[Collected data]
○ ○ ○ ○ ○ ○ ○

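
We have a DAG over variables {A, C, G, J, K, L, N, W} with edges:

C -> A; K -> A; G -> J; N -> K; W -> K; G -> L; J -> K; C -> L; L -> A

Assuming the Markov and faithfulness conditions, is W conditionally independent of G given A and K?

There are 3 undirected paths between W and G; checking each against the conditioning set {A, K}:
Path 1: W → K → A ← C → L ← G
  K is a chain here and K is conditioned on, so the path is blocked at K.
Path 2: W → K → A ← L ← G
  K is a chain here and K is conditioned on, so the path is blocked at K.
Path 3: W → K ← J ← G
  K is a collider and K is conditioned on, which opens it; J is a chain and J is not conditioned on — no node blocks this path, so it is active.
Because an active path exists, W and G are not d-separated.

No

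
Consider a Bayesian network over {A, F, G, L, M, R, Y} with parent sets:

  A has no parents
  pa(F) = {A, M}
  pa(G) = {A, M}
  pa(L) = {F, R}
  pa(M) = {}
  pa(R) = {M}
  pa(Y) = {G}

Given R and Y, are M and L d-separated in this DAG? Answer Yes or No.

No

We examine all 3 paths between M and L:
  1. M → F → L — F:chain[open] ⇒ active
  2. M → R → L — R:chain[blocks] ⇒ blocked
  3. M → G ← A → F → L — G:collider[open]; A:fork[open]; F:chain[open] ⇒ active
Because an active path exists, M and L are not d-separated.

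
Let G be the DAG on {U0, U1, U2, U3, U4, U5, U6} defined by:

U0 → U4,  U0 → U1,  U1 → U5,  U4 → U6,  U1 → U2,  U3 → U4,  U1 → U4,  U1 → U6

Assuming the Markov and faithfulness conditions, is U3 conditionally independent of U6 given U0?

No

There are 3 undirected paths between U3 and U6; checking each against the conditioning set {U0}:
Path 1: U3 → U4 → U6
  U4 is a chain and U4 is not conditioned on — no node blocks this path, so it is active.
Path 2: U3 → U4 ← U0 → U1 → U6
  U4 is a collider here and neither U4 nor any of its descendants is conditioned on, so the collider stays closed — the path is blocked at U4.
Path 3: U3 → U4 ← U1 → U6
  U4 is a collider here and neither U4 nor any of its descendants is conditioned on, so the collider stays closed — the path is blocked at U4.
Since the path U3 → U4 → U6 is active, U3 and U6 are not d-separated given {U0}.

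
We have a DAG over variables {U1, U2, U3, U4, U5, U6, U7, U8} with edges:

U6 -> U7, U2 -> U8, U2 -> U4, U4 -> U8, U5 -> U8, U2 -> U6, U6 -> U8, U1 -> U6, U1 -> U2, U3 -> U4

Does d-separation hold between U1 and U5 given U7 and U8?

No — U1 and U5 are not d-separated given {U7, U8}.

We examine all 6 paths between U1 and U5:
Path 1: U1 → U2 → U8 ← U5
  U2 is a chain and U2 is not conditioned on; U8 is a collider and U8 is conditioned on, which opens it — no node blocks this path, so it is active.
Path 2: U1 → U2 → U6 → U8 ← U5
  U2 is a chain and U2 is not conditioned on; U6 is a chain and U6 is not conditioned on; U8 is a collider and U8 is conditioned on, which opens it — no node blocks this path, so it is active.
Path 3: U1 → U2 → U4 → U8 ← U5
  U2 is a chain and U2 is not conditioned on; U4 is a chain and U4 is not conditioned on; U8 is a collider and U8 is conditioned on, which opens it — no node blocks this path, so it is active.
Path 4: U1 → U6 → U8 ← U5
  U6 is a chain and U6 is not conditioned on; U8 is a collider and U8 is conditioned on, which opens it — no node blocks this path, so it is active.
Path 5: U1 → U6 ← U2 → U8 ← U5
  U6 is a collider and its descendant U8 is conditioned on, which opens it; U2 is a fork and U2 is not conditioned on; U8 is a collider and U8 is conditioned on, which opens it — no node blocks this path, so it is active.
Path 6: U1 → U6 ← U2 → U4 → U8 ← U5
  U6 is a collider and its descendant U8 is conditioned on, which opens it; U2 is a fork and U2 is not conditioned on; U4 is a chain and U4 is not conditioned on; U8 is a collider and U8 is conditioned on, which opens it — no node blocks this path, so it is active.
Because an active path exists, U1 and U5 are not d-separated.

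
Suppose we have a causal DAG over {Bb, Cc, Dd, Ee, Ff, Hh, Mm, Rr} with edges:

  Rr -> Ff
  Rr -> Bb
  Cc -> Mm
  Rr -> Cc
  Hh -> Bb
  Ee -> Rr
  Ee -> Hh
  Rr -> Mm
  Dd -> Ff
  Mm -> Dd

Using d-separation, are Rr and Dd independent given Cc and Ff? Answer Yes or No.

No

Enumerating the 3 paths from Rr to Dd and testing each for blocking by {Cc, Ff}:
Path 1: Rr → Mm → Dd
  Mm is a chain and Mm is not conditioned on — no node blocks this path, so it is active.
Path 2: Rr → Cc → Mm → Dd
  Cc is a chain here and Cc is conditioned on, so the path is blocked at Cc.
Path 3: Rr → Ff ← Dd
  Ff is a collider and Ff is conditioned on, which opens it — no node blocks this path, so it is active.
Since the path Rr → Mm → Dd is active, Rr and Dd are not d-separated given {Cc, Ff}.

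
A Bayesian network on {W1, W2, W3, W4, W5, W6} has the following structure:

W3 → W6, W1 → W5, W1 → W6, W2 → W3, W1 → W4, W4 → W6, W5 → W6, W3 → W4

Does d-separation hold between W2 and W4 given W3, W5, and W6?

4 paths connect W2 and W4; each must be blocked for d-separation to hold:
Path 1: W2 → W3 → W6 ← W5 ← W1 → W4
  W3 is a chain here and W3 is conditioned on, so the path is blocked at W3.
Path 2: W2 → W3 → W6 ← W1 → W4
  W3 is a chain here and W3 is conditioned on, so the path is blocked at W3.
Path 3: W2 → W3 → W6 ← W4
  W3 is a chain here and W3 is conditioned on, so the path is blocked at W3.
Path 4: W2 → W3 → W4
  W3 is a chain here and W3 is conditioned on, so the path is blocked at W3.
Since every path is blocked, d-separation holds.

Yes — W2 and W4 are d-separated given {W3, W5, W6}.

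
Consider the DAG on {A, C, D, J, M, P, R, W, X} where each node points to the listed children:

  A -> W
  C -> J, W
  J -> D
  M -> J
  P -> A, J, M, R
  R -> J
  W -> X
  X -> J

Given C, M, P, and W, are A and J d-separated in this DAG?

There are 5 undirected paths between A and J; checking each against the conditioning set {C, M, P, W}:
Path 1: A ← P → M → J
  P is a fork here and P is conditioned on, so the path is blocked at P.
Path 2: A ← P → J
  P is a fork here and P is conditioned on, so the path is blocked at P.
Path 3: A ← P → R → J
  P is a fork here and P is conditioned on, so the path is blocked at P.
Path 4: A → W ← C → J
  C is a fork here and C is conditioned on, so the path is blocked at C.
Path 5: A → W → X → J
  W is a chain here and W is conditioned on, so the path is blocked at W.
Every path is blocked, so A and J are d-separated given {C, M, P, W}.

Yes — A and J are d-separated given {C, M, P, W}.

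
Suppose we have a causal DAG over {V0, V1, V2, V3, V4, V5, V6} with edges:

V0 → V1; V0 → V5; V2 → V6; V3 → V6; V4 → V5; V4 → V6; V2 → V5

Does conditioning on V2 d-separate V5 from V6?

No

Enumerating the 2 paths from V5 to V6 and testing each for blocking by {V2}:
Path 1: V5 ← V4 → V6
  V4 is a fork and V4 is not conditioned on — no node blocks this path, so it is active.
Path 2: V5 ← V2 → V6
  V2 is a fork here and V2 is conditioned on, so the path is blocked at V2.
Since the path V5 ← V4 → V6 is active, V5 and V6 are not d-separated given {V2}.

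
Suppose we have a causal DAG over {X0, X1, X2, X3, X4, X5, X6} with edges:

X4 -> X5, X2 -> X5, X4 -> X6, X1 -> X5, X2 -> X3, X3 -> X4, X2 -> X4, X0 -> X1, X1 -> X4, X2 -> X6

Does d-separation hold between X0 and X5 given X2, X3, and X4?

We examine all 5 paths between X0 and X5:
  1. X0 → X1 → X4 ← X2 → X5 — X1:chain[open]; X4:collider[open]; X2:fork[blocks] ⇒ blocked
  2. X0 → X1 → X4 → X6 ← X2 → X5 — X1:chain[open]; X4:chain[blocks]; X6:collider[blocks]; X2:fork[blocks] ⇒ blocked
  3. X0 → X1 → X4 ← X3 ← X2 → X5 — X1:chain[open]; X4:collider[open]; X3:chain[blocks]; X2:fork[blocks] ⇒ blocked
  4. X0 → X1 → X4 → X5 — X1:chain[open]; X4:chain[blocks] ⇒ blocked
  5. X0 → X1 → X5 — X1:chain[open] ⇒ active
Since the path X0 → X1 → X5 is active, X0 and X5 are not d-separated given {X2, X3, X4}.

No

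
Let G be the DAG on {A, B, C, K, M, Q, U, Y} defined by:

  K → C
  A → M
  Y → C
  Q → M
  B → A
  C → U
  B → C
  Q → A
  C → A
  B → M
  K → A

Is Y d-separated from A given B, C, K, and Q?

Yes

5 paths connect Y and A; each must be blocked for d-separation to hold:
Path 1: Y → C → A
  C is a chain here and C is conditioned on, so the path is blocked at C.
Path 2: Y → C ← B → A
  B is a fork here and B is conditioned on, so the path is blocked at B.
Path 3: Y → C ← B → M ← A
  B is a fork here and B is conditioned on, so the path is blocked at B.
Path 4: Y → C ← B → M ← Q → A
  B is a fork here and B is conditioned on, so the path is blocked at B.
Path 5: Y → C ← K → A
  K is a fork here and K is conditioned on, so the path is blocked at K.
Since every path is blocked, d-separation holds.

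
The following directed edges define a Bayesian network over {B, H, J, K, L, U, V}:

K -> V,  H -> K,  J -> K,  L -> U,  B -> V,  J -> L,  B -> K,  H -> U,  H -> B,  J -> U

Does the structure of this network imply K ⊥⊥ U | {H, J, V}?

Yes — K and U are d-separated given {H, J, V}.

Enumerating the 5 paths from K to U and testing each for blocking by {H, J, V}:
  1. K ← H → U — H:fork[blocks] ⇒ blocked
  2. K → V ← B ← H → U — V:collider[open]; B:chain[open]; H:fork[blocks] ⇒ blocked
  3. K ← B ← H → U — B:chain[open]; H:fork[blocks] ⇒ blocked
  4. K ← J → U — J:fork[blocks] ⇒ blocked
  5. K ← J → L → U — J:fork[blocks]; L:chain[open] ⇒ blocked
Every path is blocked, so K and U are d-separated given {H, J, V}.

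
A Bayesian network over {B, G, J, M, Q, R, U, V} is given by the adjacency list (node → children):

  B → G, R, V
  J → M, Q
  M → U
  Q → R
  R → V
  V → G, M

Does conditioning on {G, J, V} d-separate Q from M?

4 paths connect Q and M; each must be blocked for d-separation to hold:
Path 1: Q ← J → M
  J is a fork here and J is conditioned on, so the path is blocked at J.
Path 2: Q → R → V → M
  V is a chain here and V is conditioned on, so the path is blocked at V.
Path 3: Q → R ← B → G ← V → M
  V is a fork here and V is conditioned on, so the path is blocked at V.
Path 4: Q → R ← B → V → M
  V is a chain here and V is conditioned on, so the path is blocked at V.
All paths are blocked; Q ⊥ M | {G, J, V} holds.

Yes — Q and M are d-separated given {G, J, V}.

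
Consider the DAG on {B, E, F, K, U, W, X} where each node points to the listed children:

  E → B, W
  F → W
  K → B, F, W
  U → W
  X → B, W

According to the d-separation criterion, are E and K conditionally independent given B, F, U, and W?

No

Enumerating the 6 paths from E to K and testing each for blocking by {B, F, U, W}:
  1. E → W ← K — W:collider[open] ⇒ active
  2. E → W ← F ← K — W:collider[open]; F:chain[blocks] ⇒ blocked
  3. E → W ← X → B ← K — W:collider[open]; X:fork[open]; B:collider[open] ⇒ active
  4. E → B ← K — B:collider[open] ⇒ active
  5. E → B ← X → W ← K — B:collider[open]; X:fork[open]; W:collider[open] ⇒ active
  6. E → B ← X → W ← F ← K — B:collider[open]; X:fork[open]; W:collider[open]; F:chain[blocks] ⇒ blocked
At least one path is unblocked, so d-separation fails.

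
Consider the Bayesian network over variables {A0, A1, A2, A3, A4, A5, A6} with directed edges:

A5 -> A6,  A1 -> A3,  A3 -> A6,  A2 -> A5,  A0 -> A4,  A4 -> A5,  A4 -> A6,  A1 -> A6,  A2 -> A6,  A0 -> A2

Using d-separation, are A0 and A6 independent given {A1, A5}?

Enumerating the 6 paths from A0 to A6 and testing each for blocking by {A1, A5}:
Path 1: A0 → A2 → A6
  A2 is a chain and A2 is not conditioned on — no node blocks this path, so it is active.
Path 2: A0 → A2 → A5 → A6
  A5 is a chain here and A5 is conditioned on, so the path is blocked at A5.
Path 3: A0 → A2 → A5 ← A4 → A6
  A2 is a chain and A2 is not conditioned on; A5 is a collider and A5 is conditioned on, which opens it; A4 is a fork and A4 is not conditioned on — no node blocks this path, so it is active.
Path 4: A0 → A4 → A6
  A4 is a chain and A4 is not conditioned on — no node blocks this path, so it is active.
Path 5: A0 → A4 → A5 → A6
  A5 is a chain here and A5 is conditioned on, so the path is blocked at A5.
Path 6: A0 → A4 → A5 ← A2 → A6
  A4 is a chain and A4 is not conditioned on; A5 is a collider and A5 is conditioned on, which opens it; A2 is a fork and A2 is not conditioned on — no node blocks this path, so it is active.
Because an active path exists, A0 and A6 are not d-separated.

No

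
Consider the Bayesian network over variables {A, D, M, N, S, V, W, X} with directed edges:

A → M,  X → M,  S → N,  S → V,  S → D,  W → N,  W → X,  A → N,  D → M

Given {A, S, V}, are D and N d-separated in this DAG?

Yes — D and N are d-separated given {A, S, V}.

We examine all 3 paths between D and N:
  1. D ← S → N — S:fork[blocks] ⇒ blocked
  2. D → M ← X ← W → N — M:collider[blocks]; X:chain[open]; W:fork[open] ⇒ blocked
  3. D → M ← A → N — M:collider[blocks]; A:fork[blocks] ⇒ blocked
Every path is blocked, so D and N are d-separated given {A, S, V}.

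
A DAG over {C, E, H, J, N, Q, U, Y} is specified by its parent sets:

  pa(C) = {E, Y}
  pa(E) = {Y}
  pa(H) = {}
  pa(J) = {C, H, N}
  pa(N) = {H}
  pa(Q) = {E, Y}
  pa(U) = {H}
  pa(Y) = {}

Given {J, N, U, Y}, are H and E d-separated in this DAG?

No

There are 6 undirected paths between H and E; checking each against the conditioning set {J, N, U, Y}:
Path 1: H → J ← C ← Y → Q ← E
  Y is a fork here and Y is conditioned on, so the path is blocked at Y.
Path 2: H → J ← C ← Y → E
  Y is a fork here and Y is conditioned on, so the path is blocked at Y.
Path 3: H → J ← C ← E
  J is a collider and J is conditioned on, which opens it; C is a chain and C is not conditioned on — no node blocks this path, so it is active.
Path 4: H → N → J ← C ← Y → Q ← E
  N is a chain here and N is conditioned on, so the path is blocked at N.
Path 5: H → N → J ← C ← Y → E
  N is a chain here and N is conditioned on, so the path is blocked at N.
Path 6: H → N → J ← C ← E
  N is a chain here and N is conditioned on, so the path is blocked at N.
Since the path H → J ← C ← E is active, H and E are not d-separated given {J, N, U, Y}.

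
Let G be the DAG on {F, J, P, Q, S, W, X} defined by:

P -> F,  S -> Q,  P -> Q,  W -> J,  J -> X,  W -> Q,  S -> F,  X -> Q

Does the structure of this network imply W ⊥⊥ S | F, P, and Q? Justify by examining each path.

No

We examine all 4 paths between W and S:
  1. W → J → X → Q ← S — J:chain[open]; X:chain[open]; Q:collider[open] ⇒ active
  2. W → J → X → Q ← P → F ← S — J:chain[open]; X:chain[open]; Q:collider[open]; P:fork[blocks]; F:collider[open] ⇒ blocked
  3. W → Q ← S — Q:collider[open] ⇒ active
  4. W → Q ← P → F ← S — Q:collider[open]; P:fork[blocks]; F:collider[open] ⇒ blocked
At least one path is unblocked, so d-separation fails.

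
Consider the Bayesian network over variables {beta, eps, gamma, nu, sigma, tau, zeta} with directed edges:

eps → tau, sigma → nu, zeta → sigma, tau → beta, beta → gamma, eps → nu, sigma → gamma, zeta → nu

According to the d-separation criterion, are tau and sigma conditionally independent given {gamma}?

We examine all 3 paths between tau and sigma:
Path 1: tau → beta → gamma ← sigma
  beta is a chain and beta is not conditioned on; gamma is a collider and gamma is conditioned on, which opens it — no node blocks this path, so it is active.
Path 2: tau ← eps → nu ← zeta → sigma
  nu is a collider here and neither nu nor any of its descendants is conditioned on, so the collider stays closed — the path is blocked at nu.
Path 3: tau ← eps → nu ← sigma
  nu is a collider here and neither nu nor any of its descendants is conditioned on, so the collider stays closed — the path is blocked at nu.
Because an active path exists, tau and sigma are not d-separated.

No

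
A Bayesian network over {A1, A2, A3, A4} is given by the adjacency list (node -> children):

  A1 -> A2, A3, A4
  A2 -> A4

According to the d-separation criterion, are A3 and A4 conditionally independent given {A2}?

Enumerating the 2 paths from A3 to A4 and testing each for blocking by {A2}:
  1. A3 ← A1 → A2 → A4 — A1:fork[open]; A2:chain[blocks] ⇒ blocked
  2. A3 ← A1 → A4 — A1:fork[open] ⇒ active
Since the path A3 ← A1 → A4 is active, A3 and A4 are not d-separated given {A2}.

No — A3 and A4 are not d-separated given {A2}.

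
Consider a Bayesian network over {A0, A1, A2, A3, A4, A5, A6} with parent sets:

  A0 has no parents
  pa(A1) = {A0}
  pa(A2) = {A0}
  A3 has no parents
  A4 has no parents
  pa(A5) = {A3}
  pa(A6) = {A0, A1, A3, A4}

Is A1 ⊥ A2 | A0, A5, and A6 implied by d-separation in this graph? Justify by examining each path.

Enumerating the 2 paths from A1 to A2 and testing each for blocking by {A0, A5, A6}:
Path 1: A1 → A6 ← A0 → A2
  A0 is a fork here and A0 is conditioned on, so the path is blocked at A0.
Path 2: A1 ← A0 → A2
  A0 is a fork here and A0 is conditioned on, so the path is blocked at A0.
Every path is blocked, so A1 and A2 are d-separated given {A0, A5, A6}.

Yes — A1 and A2 are d-separated given {A0, A5, A6}.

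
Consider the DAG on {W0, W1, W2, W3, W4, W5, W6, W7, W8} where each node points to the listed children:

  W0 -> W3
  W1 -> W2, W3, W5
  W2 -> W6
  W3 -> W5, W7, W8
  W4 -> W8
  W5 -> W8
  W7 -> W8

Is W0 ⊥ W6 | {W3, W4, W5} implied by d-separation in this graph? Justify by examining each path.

4 paths connect W0 and W6; each must be blocked for d-separation to hold:
  1. W0 → W3 → W5 ← W1 → W2 → W6 — W3:chain[blocks]; W5:collider[open]; W1:fork[open]; W2:chain[open] ⇒ blocked
  2. W0 → W3 ← W1 → W2 → W6 — W3:collider[open]; W1:fork[open]; W2:chain[open] ⇒ active
  3. W0 → W3 → W7 → W8 ← W5 ← W1 → W2 → W6 — W3:chain[blocks]; W7:chain[open]; W8:collider[blocks]; W5:chain[blocks]; W1:fork[open]; W2:chain[open] ⇒ blocked
  4. W0 → W3 → W8 ← W5 ← W1 → W2 → W6 — W3:chain[blocks]; W8:collider[blocks]; W5:chain[blocks]; W1:fork[open]; W2:chain[open] ⇒ blocked
Since the path W0 → W3 ← W1 → W2 → W6 is active, W0 and W6 are not d-separated given {W3, W4, W5}.

No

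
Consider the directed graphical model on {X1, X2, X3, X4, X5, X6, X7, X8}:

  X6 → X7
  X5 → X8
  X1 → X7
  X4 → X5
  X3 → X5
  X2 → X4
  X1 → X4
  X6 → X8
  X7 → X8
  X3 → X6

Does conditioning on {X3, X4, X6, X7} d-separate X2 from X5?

We examine all 5 paths between X2 and X5:
Path 1: X2 → X4 → X5
  X4 is a chain here and X4 is conditioned on, so the path is blocked at X4.
Path 2: X2 → X4 ← X1 → X7 ← X6 ← X3 → X5
  X6 is a chain here and X6 is conditioned on, so the path is blocked at X6.
Path 3: X2 → X4 ← X1 → X7 ← X6 → X8 ← X5
  X6 is a fork here and X6 is conditioned on, so the path is blocked at X6.
Path 4: X2 → X4 ← X1 → X7 → X8 ← X6 ← X3 → X5
  X7 is a chain here and X7 is conditioned on, so the path is blocked at X7.
Path 5: X2 → X4 ← X1 → X7 → X8 ← X5
  X7 is a chain here and X7 is conditioned on, so the path is blocked at X7.
Every path is blocked, so X2 and X5 are d-separated given {X3, X4, X6, X7}.

Yes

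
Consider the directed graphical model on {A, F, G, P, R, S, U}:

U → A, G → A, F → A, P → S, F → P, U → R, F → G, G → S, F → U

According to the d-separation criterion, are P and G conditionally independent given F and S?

No

Enumerating the 4 paths from P to G and testing each for blocking by {F, S}:
Path 1: P ← F → U → A ← G
  F is a fork here and F is conditioned on, so the path is blocked at F.
Path 2: P ← F → A ← G
  F is a fork here and F is conditioned on, so the path is blocked at F.
Path 3: P ← F → G
  F is a fork here and F is conditioned on, so the path is blocked at F.
Path 4: P → S ← G
  S is a collider and S is conditioned on, which opens it — no node blocks this path, so it is active.
Since the path P → S ← G is active, P and G are not d-separated given {F, S}.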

○ ○ ○ ○ ○ ○ ○

*WHAT THE TASK ASKS:*
The answer must consist of every line above that holds the string "following", copied exactly.

*EXERCISE SOLUTION:*
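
A Bayesian network on {W1, W2, W3, W4, W5, W6} has the following structure:
The following directed edges define a Bayesian network over {B, H, J, K, L, U, V}: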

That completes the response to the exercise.